Stored items:
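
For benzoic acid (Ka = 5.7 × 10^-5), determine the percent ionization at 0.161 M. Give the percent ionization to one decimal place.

1.9%

C6H5COOH ⇌ C6H5COO- + H+; let x = [H+] at equilibrium.
x ≈ √(Ka·C₀) = √(5.7 × 10^-5 × 0.161) = 3.03 × 10^-3 M
% ionization = x/C₀ × 100% = 3.03 × 10^-3/0.161 × 100% = 1.9%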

WHAT YOU WILL DO —
The response should contain each record above, retyped exactly.

REPLY —
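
For benzoic acid (Ka = 5.7 × 10^-5), determine the percent ionization at 0.161 M. Give the percent ionization to one decimal place.

1.9%

C6H5COOH ⇌ C6H5COO- + H+; let x = [H+] at equilibrium.
x ≈ √(Ka·C₀) = √(5.7 × 10^-5 × 0.161) = 3.03 × 10^-3 M
% ionization = x/C₀ × 100% = 3.03 × 10^-3/0.161 × 100% = 1.9%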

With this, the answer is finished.